= Work required =
All lines from the one containing "In the market for electric" down to the final line of the entries below: return them exactly.

#####

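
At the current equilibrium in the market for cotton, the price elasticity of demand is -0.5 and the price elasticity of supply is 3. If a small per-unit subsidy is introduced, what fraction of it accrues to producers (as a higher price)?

Producer share = 1/7

For a small subsidy around the equilibrium, the benefit split depends on the relative slopes, which at a point are proportional to the elasticities.
Buyer share = εs/(εs + |εd|) = 3/(3 + 0.5) = 6/7; seller share = |εd|/(εs + |εd|) = 1/7.
So producers capture 1/7 of the subsidy.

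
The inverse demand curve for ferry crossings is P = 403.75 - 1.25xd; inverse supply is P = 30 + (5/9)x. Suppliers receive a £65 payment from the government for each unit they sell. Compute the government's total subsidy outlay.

Government cost = £15795

Pre-subsidy: 403.75 - 1.25x = 30 + (5/9)x gives x* = 207 and P* = 145.
With the subsidy, sellers receive Ps = Pb + 65 for each unit, where Pb is the price buyers pay.
On the curves, Pb = 403.75 - 1.25x and Ps = 30 + (5/9)x; the wedge Ps − Pb = 65 gives 30 + (5/9)x − (403.75 - 1.25x) = 65, so x' = 243.
Then Pb = 403.75 − 1.25·243 = 100 and Ps = 30 + (5/9)·243 = 165.
Government outlay = subsidy × quantity = 65 × 243 = 15795.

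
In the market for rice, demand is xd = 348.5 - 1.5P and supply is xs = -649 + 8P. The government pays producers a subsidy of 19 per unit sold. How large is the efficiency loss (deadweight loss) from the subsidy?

Deadweight loss = 228

Pre-subsidy: 348.5 - 1.5P = -649 + 8P gives P* = 105, x* = 191.
With the subsidy, sellers receive Ps = Pb + 19 for each unit, where Pb is the price buyers pay.
Supply in terms of Pb becomes xs = -649 + 8(Pb + 19) = -497 + 8Pb. Setting this equal to demand: 348.5 - 1.5Pb = -497 + 8Pb, so Pb = 89.
Sellers receive Ps = 89 + 19 = 108; x' = 348.5 − 1.5·89 = 215.
The subsidy expands output by 215 − 191 = 24 past the efficient level; on those units the gap between marginal cost and willingness to pay runs from 0 up to 19.
DWL = ½ × 19 × 24 = 228.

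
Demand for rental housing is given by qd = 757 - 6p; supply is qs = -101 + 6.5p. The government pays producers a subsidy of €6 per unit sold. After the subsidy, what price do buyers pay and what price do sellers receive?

Buyers pay €65.52; sellers receive €71.52

Pre-subsidy: 757 - 6p = -101 + 6.5p gives p* = 68.64, q* = 345.16.
With the subsidy, sellers receive ps = pb + 6 for each unit, where pb is the price buyers pay.
Supply in terms of pb becomes qs = -101 + 6.5(pb + 6) = -62 + 6.5pb. Setting this equal to demand: 757 - 6pb = -62 + 6.5pb, so pb = 65.52.
Sellers receive ps = 65.52 + 6 = 71.52; q' = 757 − 6·65.52 = 363.88.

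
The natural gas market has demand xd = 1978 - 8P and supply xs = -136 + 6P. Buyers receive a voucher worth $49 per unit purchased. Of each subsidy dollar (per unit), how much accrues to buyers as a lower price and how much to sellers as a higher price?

Buyers gain $21 per unit; sellers gain $28 per unit

Pre-subsidy: 1978 - 8P = -136 + 6P gives P* = 151, x* = 770.
With the rebate, buyers effectively pay Pb = Ps − 49, where Ps is the price sellers receive.
Demand in terms of Ps becomes xd = 1978 − 8(Ps − 49) = 2370 - 8Ps. Setting this equal to supply: 2370 - 8Ps = -136 + 6Ps, so Ps = 179.
Buyers pay Pb = 179 − 49 = 130; x' = -136 + 6·179 = 938.
Buyers' price falls by P* − Pb = 151 − 130 = 21; sellers' price rises by Ps − P* = 179 − 151 = 28.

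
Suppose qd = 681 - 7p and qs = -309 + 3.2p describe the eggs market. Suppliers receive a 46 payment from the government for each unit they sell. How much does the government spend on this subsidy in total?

Pre-subsidy: 681 - 7p = -309 + 3.2p gives p* = 1650/17, q* = 27/17.
With the subsidy, sellers receive ps = pb + 46 for each unit, where pb is the price buyers pay.
Supply in terms of pb becomes qs = -309 + 3.2(pb + 46) = -161.8 + 3.2pb. Setting this equal to demand: 681 - 7pb = -161.8 + 3.2pb, so pb = 4214/51.
Sellers receive ps = 4214/51 + 46 = 6560/51; q' = 681 − 7·(4214/51) = 5233/51.
Government outlay = subsidy × quantity = 46 × 5233/51 = 240718/51.

Government cost = 240718/51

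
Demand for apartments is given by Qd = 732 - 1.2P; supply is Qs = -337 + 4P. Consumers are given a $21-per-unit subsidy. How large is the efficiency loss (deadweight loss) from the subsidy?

Deadweight loss = 2646/13

Pre-subsidy: 732 - 1.2P = -337 + 4P gives P* = 5345/26, Q* = 6309/13.
With the rebate, buyers effectively pay Pb = Ps − 21, where Ps is the price sellers receive.
Demand in terms of Ps becomes Qd = 732 − 1.2(Ps − 21) = 757.2 - 1.2Ps. Setting this equal to supply: 757.2 - 1.2Ps = -337 + 4Ps, so Ps = 5471/26.
Buyers pay Pb = 5471/26 − 21 = 4925/26; Q' = -337 + 4·(5471/26) = 6561/13.
The subsidy expands output by 6561/13 − 6309/13 = 252/13 past the efficient level; on those units the gap between marginal cost and willingness to pay runs from 0 up to 21.
DWL = ½ × 21 × 252/13 = 2646/13.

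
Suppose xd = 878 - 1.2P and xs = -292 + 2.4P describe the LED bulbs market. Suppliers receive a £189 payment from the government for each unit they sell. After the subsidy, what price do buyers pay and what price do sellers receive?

Pre-subsidy: 878 - 1.2P = -292 + 2.4P gives P* = 325, x* = 488.
With the subsidy, sellers receive Ps = Pb + 189 for each unit, where Pb is the price buyers pay.
Supply in terms of Pb becomes xs = -292 + 2.4(Pb + 189) = 161.6 + 2.4Pb. Setting this equal to demand: 878 - 1.2Pb = 161.6 + 2.4Pb, so Pb = 199.
Sellers receive Ps = 199 + 189 = 388; x' = 878 − 1.2·199 = 639.2.

Buyers pay £199; sellers receive £388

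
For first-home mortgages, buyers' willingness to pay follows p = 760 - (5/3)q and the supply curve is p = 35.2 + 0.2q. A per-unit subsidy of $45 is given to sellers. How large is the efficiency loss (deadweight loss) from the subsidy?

Pre-subsidy: 760 - (5/3)q = 35.2 + 0.2q gives q* = 2718/7 and p* = 790/7.
With the subsidy, sellers receive ps = pb + 45 for each unit, where pb is the price buyers pay.
On the curves, pb = 760 - (5/3)q and ps = 35.2 + 0.2q; the wedge ps − pb = 45 gives 35.2 + 0.2q − (760 - (5/3)q) = 45, so q' = 11547/28.
Then pb = 760 − (5/3)·(11547/28) = 2035/28 and ps = 35.2 + 0.2·(11547/28) = 3295/28.
The subsidy expands output by 11547/28 − 2718/7 = 675/28 past the efficient level; on those units the gap between marginal cost and willingness to pay runs from 0 up to 45.
DWL = ½ × 45 × 675/28 = 30375/56.

Deadweight loss = 30375/56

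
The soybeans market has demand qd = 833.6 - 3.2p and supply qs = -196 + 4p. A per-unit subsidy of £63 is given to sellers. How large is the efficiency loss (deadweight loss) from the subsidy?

Pre-subsidy: 833.6 - 3.2p = -196 + 4p gives p* = 143, q* = 376.
With the subsidy, sellers receive ps = pb + 63 for each unit, where pb is the price buyers pay.
Supply in terms of pb becomes qs = -196 + 4(pb + 63) = 56 + 4pb. Setting this equal to demand: 833.6 - 3.2pb = 56 + 4pb, so pb = 108.
Sellers receive ps = 108 + 63 = 171; q' = 833.6 − 3.2·108 = 488.
The subsidy expands output by 488 − 376 = 112 past the efficient level; on those units the gap between marginal cost and willingness to pay runs from 0 up to 63.
DWL = ½ × 63 × 112 = 3528.

Deadweight loss = £3528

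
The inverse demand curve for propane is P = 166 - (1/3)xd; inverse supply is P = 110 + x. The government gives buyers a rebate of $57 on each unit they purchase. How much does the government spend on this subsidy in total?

Government cost = $4830.75

Pre-subsidy: 166 - (1/3)x = 110 + x gives x* = 42 and P* = 152.
With the rebate, buyers effectively pay Pb = Ps − 57, where Ps is the price sellers receive.
On the curves, Pb = 166 - (1/3)x and Ps = 110 + x; the wedge Ps − Pb = 57 gives 110 + x − (166 - (1/3)x) = 57, so x' = 84.75.
Then Pb = 166 − (1/3)·84.75 = 137.75 and Ps = 110 + 1·84.75 = 194.75.
Government outlay = subsidy × quantity = 57 × 84.75 = 4830.75.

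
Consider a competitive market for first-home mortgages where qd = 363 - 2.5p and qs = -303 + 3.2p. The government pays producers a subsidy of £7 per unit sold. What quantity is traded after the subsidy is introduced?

Pre-subsidy: 363 - 2.5p = -303 + 3.2p gives p* = 2220/19, q* = 1347/19.
With the subsidy, sellers receive ps = pb + 7 for each unit, where pb is the price buyers pay.
Supply in terms of pb becomes qs = -303 + 3.2(pb + 7) = -280.6 + 3.2pb. Setting this equal to demand: 363 - 2.5pb = -280.6 + 3.2pb, so pb = 6436/57.
Sellers receive ps = 6436/57 + 7 = 6835/57; q' = 363 − 2.5·(6436/57) = 4601/57.

q' = 4601/57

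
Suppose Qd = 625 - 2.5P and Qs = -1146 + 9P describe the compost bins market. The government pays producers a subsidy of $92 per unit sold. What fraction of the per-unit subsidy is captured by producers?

Pre-subsidy: 625 - 2.5P = -1146 + 9P gives P* = 154, Q* = 240.
With the subsidy, sellers receive Ps = Pb + 92 for each unit, where Pb is the price buyers pay.
Supply in terms of Pb becomes Qs = -1146 + 9(Pb + 92) = -318 + 9Pb. Setting this equal to demand: 625 - 2.5Pb = -318 + 9Pb, so Pb = 82.
Sellers receive Ps = 82 + 92 = 174; Q' = 625 − 2.5·82 = 420.
Buyers' price falls by P* − Pb = 154 − 82 = 72; sellers' price rises by Ps − P* = 174 − 154 = 20.
So producers capture 20/92 = 5/23 of each unit of subsidy.

Producer share = 5/23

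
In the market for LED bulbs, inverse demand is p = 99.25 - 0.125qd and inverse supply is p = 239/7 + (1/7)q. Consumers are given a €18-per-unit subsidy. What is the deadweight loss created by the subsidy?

Deadweight loss = €604.8

Pre-subsidy: 99.25 - 0.125q = 239/7 + (1/7)q gives q* = 3646/15 and p* = 1033/15.
With the rebate, buyers effectively pay pb = ps − 18, where ps is the price sellers receive.
On the curves, pb = 99.25 - 0.125q and ps = 239/7 + (1/7)q; the wedge ps − pb = 18 gives 239/7 + (1/7)q − (99.25 - 0.125q) = 18, so q' = 4654/15.
Then pb = 99.25 − 0.125·(4654/15) = 907/15 and ps = 239/7 + (1/7)·(4654/15) = 1177/15.
The subsidy expands output by 4654/15 − 3646/15 = 67.2 past the efficient level; on those units the gap between marginal cost and willingness to pay runs from 0 up to 18.
DWL = ½ × 18 × 67.2 = 604.8.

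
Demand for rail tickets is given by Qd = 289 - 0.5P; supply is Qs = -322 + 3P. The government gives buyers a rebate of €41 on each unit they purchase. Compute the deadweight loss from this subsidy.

Deadweight loss = 5043/14

Pre-subsidy: 289 - 0.5P = -322 + 3P gives P* = 1222/7, Q* = 1412/7.
With the rebate, buyers effectively pay Pb = Ps − 41, where Ps is the price sellers receive.
Demand in terms of Ps becomes Qd = 289 − 0.5(Ps − 41) = 309.5 - 0.5Ps. Setting this equal to supply: 309.5 - 0.5Ps = -322 + 3Ps, so Ps = 1263/7.
Buyers pay Pb = 1263/7 − 41 = 976/7; Q' = -322 + 3·(1263/7) = 1535/7.
The subsidy expands output by 1535/7 − 1412/7 = 123/7 past the efficient level; on those units the gap between marginal cost and willingness to pay runs from 0 up to 41.
DWL = ½ × 41 × 123/7 = 5043/14.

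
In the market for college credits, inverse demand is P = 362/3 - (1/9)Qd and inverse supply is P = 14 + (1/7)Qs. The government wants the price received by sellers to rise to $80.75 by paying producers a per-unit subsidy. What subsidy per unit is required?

Required subsidy s = $12 per unit

At a seller price of 80.75, quantity supplied is -98 + 7·80.75 = 467.25.
Buyers absorb 467.25 only when they pay Pb = 362/3 − (1/9)·467.25 = 68.75.
s = Ps − Pb = 80.75 − 68.75 = 12.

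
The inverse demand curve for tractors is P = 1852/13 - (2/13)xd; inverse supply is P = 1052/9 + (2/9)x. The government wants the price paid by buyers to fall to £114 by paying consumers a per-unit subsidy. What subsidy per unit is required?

Required subsidy s = £44 per unit

At a buyer price of 114, quantity demanded is 926 − 6.5·114 = 185.
Sellers supply 185 only when they receive Ps = 1052/9 + (2/9)·185 = 158.
s = Ps − Pb = 158 − 114 = 44.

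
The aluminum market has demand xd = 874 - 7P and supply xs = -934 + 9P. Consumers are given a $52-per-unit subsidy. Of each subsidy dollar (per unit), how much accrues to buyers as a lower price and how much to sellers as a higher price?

Buyers gain $29.25 per unit; sellers gain $22.75 per unit

Pre-subsidy: 874 - 7P = -934 + 9P gives P* = 113, x* = 83.
With the rebate, buyers effectively pay Pb = Ps − 52, where Ps is the price sellers receive.
Demand in terms of Ps becomes xd = 874 − 7(Ps − 52) = 1238 - 7Ps. Setting this equal to supply: 1238 - 7Ps = -934 + 9Ps, so Ps = 135.75.
Buyers pay Pb = 135.75 − 52 = 83.75; x' = -934 + 9·135.75 = 287.75.
Buyers' price falls by P* − Pb = 113 − 83.75 = 29.25; sellers' price rises by Ps − P* = 135.75 − 113 = 22.75.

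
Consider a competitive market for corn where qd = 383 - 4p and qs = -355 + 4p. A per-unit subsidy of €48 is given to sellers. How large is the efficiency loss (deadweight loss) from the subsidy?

Pre-subsidy: 383 - 4p = -355 + 4p gives p* = 92.25, q* = 14.
With the subsidy, sellers receive ps = pb + 48 for each unit, where pb is the price buyers pay.
Supply in terms of pb becomes qs = -355 + 4(pb + 48) = -163 + 4pb. Setting this equal to demand: 383 - 4pb = -163 + 4pb, so pb = 68.25.
Sellers receive ps = 68.25 + 48 = 116.25; q' = 383 − 4·68.25 = 110.
The subsidy expands output by 110 − 14 = 96 past the efficient level; on those units the gap between marginal cost and willingness to pay runs from 0 up to 48.
DWL = ½ × 48 × 96 = 2304.

Deadweight loss = €2304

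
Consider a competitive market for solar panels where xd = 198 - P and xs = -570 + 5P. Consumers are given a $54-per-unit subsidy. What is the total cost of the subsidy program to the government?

Government cost = $6210

Pre-subsidy: 198 - P = -570 + 5P gives P* = 128, x* = 70.
With the rebate, buyers effectively pay Pb = Ps − 54, where Ps is the price sellers receive.
Demand in terms of Ps becomes xd = 198 − 1(Ps − 54) = 252 - Ps. Setting this equal to supply: 252 - Ps = -570 + 5Ps, so Ps = 137.
Buyers pay Pb = 137 − 54 = 83; x' = -570 + 5·137 = 115.
Government outlay = subsidy × quantity = 54 × 115 = 6210.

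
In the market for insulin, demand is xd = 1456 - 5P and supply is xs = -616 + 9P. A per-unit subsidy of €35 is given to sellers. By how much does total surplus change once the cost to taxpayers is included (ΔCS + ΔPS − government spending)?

Net change in total surplus = -€1968.75

Pre-subsidy: 1456 - 5P = -616 + 9P gives P* = 148, x* = 716.
With the subsidy, sellers receive Ps = Pb + 35 for each unit, where Pb is the price buyers pay.
Supply in terms of Pb becomes xs = -616 + 9(Pb + 35) = -301 + 9Pb. Setting this equal to demand: 1456 - 5Pb = -301 + 9Pb, so Pb = 125.5.
Sellers receive Ps = 125.5 + 35 = 160.5; x' = 1456 − 5·125.5 = 828.5.
ΔCS = ½(716 + 828.5)(148 − 125.5) = 17375.625; ΔPS = ½(716 + 828.5)(160.5 − 148) = 9653.125.
Government spending = 35 × 828.5 = 28997.5.
Net change = 17375.625 + 9653.125 − 28997.5 = -1968.75. The loss equals the DWL triangle ½·35·112.5.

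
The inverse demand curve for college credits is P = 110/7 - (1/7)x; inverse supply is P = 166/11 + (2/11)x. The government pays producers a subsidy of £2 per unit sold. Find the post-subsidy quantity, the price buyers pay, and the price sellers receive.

x' = 8.08; buyers pay £14.56; sellers receive £16.56

Pre-subsidy: 110/7 - (1/7)x = 166/11 + (2/11)x gives x* = 1.92 and P* = 15.44.
With the subsidy, sellers receive Ps = Pb + 2 for each unit, where Pb is the price buyers pay.
On the curves, Pb = 110/7 - (1/7)x and Ps = 166/11 + (2/11)x; the wedge Ps − Pb = 2 gives 166/11 + (2/11)x − (110/7 - (1/7)x) = 2, so x' = 8.08.
Then Pb = 110/7 − (1/7)·8.08 = 14.56 and Ps = 166/11 + (2/11)·8.08 = 16.56.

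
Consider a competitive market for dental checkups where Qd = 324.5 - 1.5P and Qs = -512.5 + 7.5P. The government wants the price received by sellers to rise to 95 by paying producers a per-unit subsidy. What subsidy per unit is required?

Required subsidy s = 12 per unit

At a seller price of 95, quantity supplied is -512.5 + 7.5·95 = 200.
Buyers absorb 200 only when they pay Pb with 324.5 − 1.5·Pb = 200, i.e. Pb = 83.
s = Ps − Pb = 95 − 83 = 12.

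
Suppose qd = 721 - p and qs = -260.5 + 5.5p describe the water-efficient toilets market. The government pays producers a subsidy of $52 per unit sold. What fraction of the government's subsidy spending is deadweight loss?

DWL / government spending = 11/307

Pre-subsidy: 721 - p = -260.5 + 5.5p gives p* = 151, q* = 570.
With the subsidy, sellers receive ps = pb + 52 for each unit, where pb is the price buyers pay.
Supply in terms of pb becomes qs = -260.5 + 5.5(pb + 52) = 25.5 + 5.5pb. Setting this equal to demand: 721 - pb = 25.5 + 5.5pb, so pb = 107.
Sellers receive ps = 107 + 52 = 159; q' = 721 − 1·107 = 614.
ΔCS = ½(570 + 614)(151 − 107) = 26048; ΔPS = ½(570 + 614)(159 − 151) = 4736.
Government spending = 52 × 614 = 31928.
DWL = ½ × 52 × (614 − 570) = 1144; fraction = 1144 / 31928 = 11/307.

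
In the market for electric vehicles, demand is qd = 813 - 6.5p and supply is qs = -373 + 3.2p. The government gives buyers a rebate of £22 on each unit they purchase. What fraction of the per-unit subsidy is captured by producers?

Pre-subsidy: 813 - 6.5p = -373 + 3.2p gives p* = 11860/97, q* = 1771/97.
With the rebate, buyers effectively pay pb = ps − 22, where ps is the price sellers receive.
Demand in terms of ps becomes qd = 813 − 6.5(ps − 22) = 956 - 6.5ps. Setting this equal to supply: 956 - 6.5ps = -373 + 3.2ps, so ps = 13290/97.
Buyers pay pb = 13290/97 − 22 = 11156/97; q' = -373 + 3.2·(13290/97) = 6347/97.
Buyers' price falls by p* − pb = 11860/97 − 11156/97 = 704/97; sellers' price rises by ps − p* = 13290/97 − 11860/97 = 1430/97.
So producers capture (1430/97)/22 = 65/97 of each unit of subsidy.

Producer share = 65/97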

#####

= Response below =
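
In the market for electric vehicles, demand is qd = 813 - 6.5p and supply is qs = -373 + 3.2p. The government gives buyers a rebate of £22 on each unit they purchase. What fraction of the per-unit subsidy is captured by producers?

Pre-subsidy: 813 - 6.5p = -373 + 3.2p gives p* = 11860/97, q* = 1771/97.
With the rebate, buyers effectively pay pb = ps − 22, where ps is the price sellers receive.
Demand in terms of ps becomes qd = 813 − 6.5(ps − 22) = 956 - 6.5ps. Setting this equal to supply: 956 - 6.5ps = -373 + 3.2ps, so ps = 13290/97.
Buyers pay pb = 13290/97 − 22 = 11156/97; q' = -373 + 3.2·(13290/97) = 6347/97.
Buyers' price falls by p* − pb = 11860/97 − 11156/97 = 704/97; sellers' price rises by ps − p* = 13290/97 − 11860/97 = 1430/97.
So producers capture (1430/97)/22 = 65/97 of each unit of subsidy.

Producer share = 65/97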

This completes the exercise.